= What needs to be done =
Filter the records for lines holding the string "perturbation".

Saved data entries:

◆ ◆ ◆ ◆ ◆

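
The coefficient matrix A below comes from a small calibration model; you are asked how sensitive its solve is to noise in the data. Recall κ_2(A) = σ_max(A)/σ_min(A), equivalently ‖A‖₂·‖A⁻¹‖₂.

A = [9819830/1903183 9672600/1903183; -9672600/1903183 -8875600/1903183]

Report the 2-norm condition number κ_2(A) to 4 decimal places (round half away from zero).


AᵀA = [225907552900/4306903129 215021898000/4306903129; 215021898000/4306903129 204917320000/4306903129]; tr = 512276900/5121169, det = 16000000/5121169
char-poly roots: 100 and 160000/5121169
κ = σ_max/σ_min = 10/(400/2263) = 56.5750

56.5750


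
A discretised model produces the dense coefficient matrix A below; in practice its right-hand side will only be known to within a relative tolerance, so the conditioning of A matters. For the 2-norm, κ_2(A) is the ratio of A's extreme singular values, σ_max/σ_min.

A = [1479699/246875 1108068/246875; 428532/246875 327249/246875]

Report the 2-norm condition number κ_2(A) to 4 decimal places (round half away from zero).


395.0000

M = AᵀA = [3797038089/97515625 2847750048/97515625; 2847750048/97515625 2135850561/97515625]. tr(M)=237315546/3900625, det(M)=2313441/97515625
λ_max, λ_min = (237315546/3900625 ± √56317224554750016/15214875390625)/2 = 1521/25, 1521/3900625
so κ_2 = √((1521/25) / (1521/3900625)) = 395.0000


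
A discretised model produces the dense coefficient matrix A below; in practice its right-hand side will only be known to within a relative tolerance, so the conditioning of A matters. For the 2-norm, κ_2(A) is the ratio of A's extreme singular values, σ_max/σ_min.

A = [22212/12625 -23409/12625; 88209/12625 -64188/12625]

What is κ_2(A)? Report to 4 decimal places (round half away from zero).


20.2000

AᵀA = [13238721/255025 -9891072/255025; -9891072/255025 7468929/255025]; tr = 828306/10201, det = 164025/10201
λ_max, λ_min = (828306/10201 ± √679397953536/104060401)/2 = 81, 2025/10201
κ = σ_max/σ_min = 9/(45/101) = 20.2000


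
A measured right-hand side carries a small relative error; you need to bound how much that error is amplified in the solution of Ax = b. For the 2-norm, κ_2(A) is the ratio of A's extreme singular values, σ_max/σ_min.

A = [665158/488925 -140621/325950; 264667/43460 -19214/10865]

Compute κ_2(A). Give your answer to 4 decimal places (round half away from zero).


190.8000

form AᵀA = [88594538929/2275290000 -1076637653/94803750; -1076637653/94803750 209419561/63202500] with trace 153813829/3640464 and determinant 714025/14561856
char-poly roots: 169/4 and 4225/3640464
σ_max=√(169/4)=(13/2), σ_min=√(4225/3640464)=(65/1908) → κ = 190.8000


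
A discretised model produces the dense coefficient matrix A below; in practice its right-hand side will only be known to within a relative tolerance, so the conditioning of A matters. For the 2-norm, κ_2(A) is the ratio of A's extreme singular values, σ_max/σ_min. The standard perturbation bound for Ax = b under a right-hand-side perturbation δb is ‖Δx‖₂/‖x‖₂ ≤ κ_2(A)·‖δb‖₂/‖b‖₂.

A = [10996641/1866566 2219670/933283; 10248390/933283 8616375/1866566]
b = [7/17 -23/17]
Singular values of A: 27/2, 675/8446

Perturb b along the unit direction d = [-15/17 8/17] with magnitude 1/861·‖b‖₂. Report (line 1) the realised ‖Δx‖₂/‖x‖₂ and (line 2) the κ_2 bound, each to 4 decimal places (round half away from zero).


σ_max = 27/2, σ_min = 675/8446
condition number: (27/2) ÷ (675/8446) = 168.9200
bound on ‖Δx‖/‖x‖: κ·ε = 168.9200·1/861 = 0.1962
solve Ax = b  →  x = [4.7442 -11.5786]
‖b‖₂ = 1.4142 and ‖x‖₂ = 12.5128
re-solving with b+δb shifts x by Δx of norm 0.0206
dividing the unrounded norms, ‖Δx‖/‖x‖ = 0.0016
tightness: 0.0016 against a bound of 0.1962 (unrounded ratio ≈ 0.0084)

0.0016
0.1962


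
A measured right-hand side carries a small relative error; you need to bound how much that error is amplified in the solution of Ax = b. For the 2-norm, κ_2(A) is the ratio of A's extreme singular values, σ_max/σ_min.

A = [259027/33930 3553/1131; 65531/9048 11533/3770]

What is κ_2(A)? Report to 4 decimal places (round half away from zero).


form AᵀA = [2425374529/21902400 3368491/73008; 3368491/73008 2924461/152100] with trace 16843177/129600 and determinant 130321/360000
char-poly roots: 3249/25 and 361/129600
σ_max=√(3249/25)=(57/5), σ_min=√(361/129600)=(19/360) → κ = 216.0000

216.0000


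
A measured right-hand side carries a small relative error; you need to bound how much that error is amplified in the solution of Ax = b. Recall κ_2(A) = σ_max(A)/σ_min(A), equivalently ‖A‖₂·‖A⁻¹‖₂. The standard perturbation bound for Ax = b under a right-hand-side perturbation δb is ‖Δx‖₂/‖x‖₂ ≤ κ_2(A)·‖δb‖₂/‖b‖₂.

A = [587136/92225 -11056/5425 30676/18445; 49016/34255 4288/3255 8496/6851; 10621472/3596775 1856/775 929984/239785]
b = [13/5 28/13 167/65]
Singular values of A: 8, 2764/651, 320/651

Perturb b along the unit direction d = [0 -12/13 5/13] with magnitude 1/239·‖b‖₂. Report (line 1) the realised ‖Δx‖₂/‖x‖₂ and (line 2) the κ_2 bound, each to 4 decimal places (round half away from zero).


0.0171
0.0681

from the listed singular values, σ₁ = 8, σ_n = 320/651
κ = σ_max/σ_min = 8/(320/651) = 16.2750
bound on ‖Δx‖/‖x‖: κ·ε = 16.2750·1/239 = 0.0681
solve Ax = b  →  x = [1.1406 1.4090 -1.0760]
‖b‖₂ = 4.2426 and ‖x‖₂ = 2.1081
Δx = A⁻¹·δb where δb = 1/239·4.2426·d; ‖Δx‖ = 0.0361
dividing the unrounded norms, ‖Δx‖/‖x‖ = 0.0171
realised/bound (from unrounded values) ≈ 0.2516


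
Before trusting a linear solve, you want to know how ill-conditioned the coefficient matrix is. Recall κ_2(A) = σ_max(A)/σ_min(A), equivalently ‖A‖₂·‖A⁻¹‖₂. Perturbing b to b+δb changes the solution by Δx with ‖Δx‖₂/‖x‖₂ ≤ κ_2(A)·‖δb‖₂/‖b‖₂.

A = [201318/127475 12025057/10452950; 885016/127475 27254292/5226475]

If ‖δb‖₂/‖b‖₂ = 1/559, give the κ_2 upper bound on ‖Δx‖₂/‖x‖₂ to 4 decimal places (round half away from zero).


AᵀA = [164756451476/3249975125 123565437567/3249975125; 123565437567/3249975125 370706451581/12999900500]; tr = 205946451497/2599980100, det = 1003875856/16249875625
λ_max, λ_min = (205946451497/2599980100 ± √1696490817902686097721/270395860815840400)/2 = 7921/100, 506944/649995025
so κ_2 = √((7921/100) / (506944/649995025)) = 318.6875
worst-case relative error ≤ 318.6875 × 1/559 = 0.5701

0.5701


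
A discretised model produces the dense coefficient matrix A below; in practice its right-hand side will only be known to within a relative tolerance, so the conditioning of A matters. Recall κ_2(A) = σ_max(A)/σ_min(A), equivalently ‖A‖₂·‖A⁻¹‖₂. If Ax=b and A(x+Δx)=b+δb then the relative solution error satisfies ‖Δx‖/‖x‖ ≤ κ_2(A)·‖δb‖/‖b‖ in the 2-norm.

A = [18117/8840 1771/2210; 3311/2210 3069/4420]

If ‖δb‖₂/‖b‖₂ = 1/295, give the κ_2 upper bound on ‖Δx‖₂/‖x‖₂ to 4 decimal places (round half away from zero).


M = AᵀA = [20145169/3125824 2096325/781456; 2096325/781456 878581/781456]. tr(M)=139997/18496, det(M)=14641/295936
λ_max, λ_min = (139997/18496 ± √19531460025/342102016)/2 = 121/16, 121/18496
so κ_2 = √((121/16) / (121/18496)) = 34.0000
worst-case relative error ≤ 34.0000 × 1/295 = 0.1153

0.1153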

◆ ◆ ◆ ◆ ◆

= Response to this task =
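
A discretised model produces the dense coefficient matrix A below; in practice its right-hand side will only be known to within a relative tolerance, so the conditioning of A matters. For the 2-norm, κ_2(A) is the ratio of A's extreme singular values, σ_max/σ_min. The standard perturbation bound for Ax = b under a right-hand-side perturbation δb is ‖Δx‖₂/‖x‖₂ ≤ κ_2(A)·‖δb‖₂/‖b‖₂.
A measured right-hand side carries a small relative error; you need to bound how much that error is amplified in the solution of Ax = b. Recall κ_2(A) = σ_max(A)/σ_min(A), equivalently ‖A‖₂·‖A⁻¹‖₂. The standard perturbation bound for Ax = b under a right-hand-side perturbation δb is ‖Δx‖₂/‖x‖₂ ≤ κ_2(A)·‖δb‖₂/‖b‖₂.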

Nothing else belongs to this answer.